Print out the records precisely, keeping each line identical to its source.

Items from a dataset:
===
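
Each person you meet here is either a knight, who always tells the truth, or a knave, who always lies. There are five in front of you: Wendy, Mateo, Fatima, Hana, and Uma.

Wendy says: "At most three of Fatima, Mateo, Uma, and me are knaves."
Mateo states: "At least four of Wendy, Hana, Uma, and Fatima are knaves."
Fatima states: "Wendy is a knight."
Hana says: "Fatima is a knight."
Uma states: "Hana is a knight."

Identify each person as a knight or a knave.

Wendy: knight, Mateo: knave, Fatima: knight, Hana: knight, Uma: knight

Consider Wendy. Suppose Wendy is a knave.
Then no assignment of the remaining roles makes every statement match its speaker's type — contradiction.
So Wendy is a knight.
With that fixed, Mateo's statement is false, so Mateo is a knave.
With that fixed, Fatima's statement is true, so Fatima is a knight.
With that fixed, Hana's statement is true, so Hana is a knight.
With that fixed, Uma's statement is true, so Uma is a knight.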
===
Exercise answer →
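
Each person you meet here is either a knight, who always tells the truth, or a knave, who always lies. There are five in front of you: Wendy, Mateo, Fatima, Hana, and Uma.

Wendy says: "At most three of Fatima, Mateo, Uma, and me are knaves."
Mateo states: "At least four of Wendy, Hana, Uma, and Fatima are knaves."
Fatima states: "Wendy is a knight."
Hana says: "Fatima is a knight."
Uma states: "Hana is a knight."

Identify each person as a knight or a knave.

Wendy: knight, Mateo: knave, Fatima: knight, Hana: knight, Uma: knight

Consider Wendy. Suppose Wendy is a knave.
Then no assignment of the remaining roles makes every statement match its speaker's type — contradiction.
So Wendy is a knight.
With that fixed, Mateo's statement is false, so Mateo is a knave.
With that fixed, Fatima's statement is true, so Fatima is a knight.
With that fixed, Hana's statement is true, so Hana is a knight.
With that fixed, Uma's statement is true, so Uma is a knight.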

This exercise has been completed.